__Required work__
Nothing in the data should be left out, so repeat it all exactly.

[Collected data]
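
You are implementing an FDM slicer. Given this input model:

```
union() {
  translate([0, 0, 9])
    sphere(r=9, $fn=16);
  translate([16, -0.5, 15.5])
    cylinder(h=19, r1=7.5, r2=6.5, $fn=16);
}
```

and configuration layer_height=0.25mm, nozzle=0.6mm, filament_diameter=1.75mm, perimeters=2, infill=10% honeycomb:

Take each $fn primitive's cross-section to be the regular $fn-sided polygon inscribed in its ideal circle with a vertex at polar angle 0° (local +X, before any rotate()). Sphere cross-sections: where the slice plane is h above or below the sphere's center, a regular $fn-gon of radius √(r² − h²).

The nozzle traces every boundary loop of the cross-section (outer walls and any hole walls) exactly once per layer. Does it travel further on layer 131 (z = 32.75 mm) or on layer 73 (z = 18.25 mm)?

layer 73 (z = 18.25 mm)

Layer 131 (z = 32.75): the sphere does not reach this height (|z−center|=23.750 > r=9); the cone at (16, -0.5) (r1=7.5→r2=6.5) has section circumradius 6.592 here — a regular 16-gon (perimeter = 2·16·6.592·sin(180°/16) = 41.15 mm); Taking the union: only the cone at (16, -0.5) is present, so the union is just that shape — boundary = 41.15 mm. So its perimeter = 41.15 mm. Layer 73 (z = 18.25): the sphere is not intersected at this z (|z−center|=9.250 > r=9); the cone at (16, -0.5): at t=0.145 of its height the radius interpolates to r₁+(r₂−r₁)t = 7.355, giving a regular 16-gon of that circumradius (perimeter = 2·16·7.355·sin(180°/16) = 45.92 mm); Merging all regions: only the cone at (16, -0.5) is present, so the union is just that shape — boundary = 45.92 mm. So its perimeter = 45.92 mm. Layer 73 is larger (45.92 vs 41.15 mm).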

__Solution to this problem__
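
You are implementing an FDM slicer. Given this input model:

```
union() {
  translate([0, 0, 9])
    sphere(r=9, $fn=16);
  translate([16, -0.5, 15.5])
    cylinder(h=19, r1=7.5, r2=6.5, $fn=16);
}
```

and configuration layer_height=0.25mm, nozzle=0.6mm, filament_diameter=1.75mm, perimeters=2, infill=10% honeycomb:

Take each $fn primitive's cross-section to be the regular $fn-sided polygon inscribed in its ideal circle with a vertex at polar angle 0° (local +X, before any rotate()). Sphere cross-sections: where the slice plane is h above or below the sphere's center, a regular $fn-gon of radius √(r² − h²).

The nozzle traces every boundary loop of the cross-section (outer walls and any hole walls) exactly once per layer. Does it travel further on layer 131 (z = 32.75 mm) or on layer 73 (z = 18.25 mm)?

layer 73 (z = 18.25 mm)

Layer 131 (z = 32.75): the sphere does not reach this height (|z−center|=23.750 > r=9); the cone at (16, -0.5) (r1=7.5→r2=6.5) has section circumradius 6.592 here — a regular 16-gon (perimeter = 2·16·6.592·sin(180°/16) = 41.15 mm); Taking the union: only the cone at (16, -0.5) is present, so the union is just that shape — boundary = 41.15 mm. So its perimeter = 41.15 mm. Layer 73 (z = 18.25): the sphere is not intersected at this z (|z−center|=9.250 > r=9); the cone at (16, -0.5): at t=0.145 of its height the radius interpolates to r₁+(r₂−r₁)t = 7.355, giving a regular 16-gon of that circumradius (perimeter = 2·16·7.355·sin(180°/16) = 45.92 mm); Merging all regions: only the cone at (16, -0.5) is present, so the union is just that shape — boundary = 45.92 mm. So its perimeter = 45.92 mm. Layer 73 is larger (45.92 vs 41.15 mm).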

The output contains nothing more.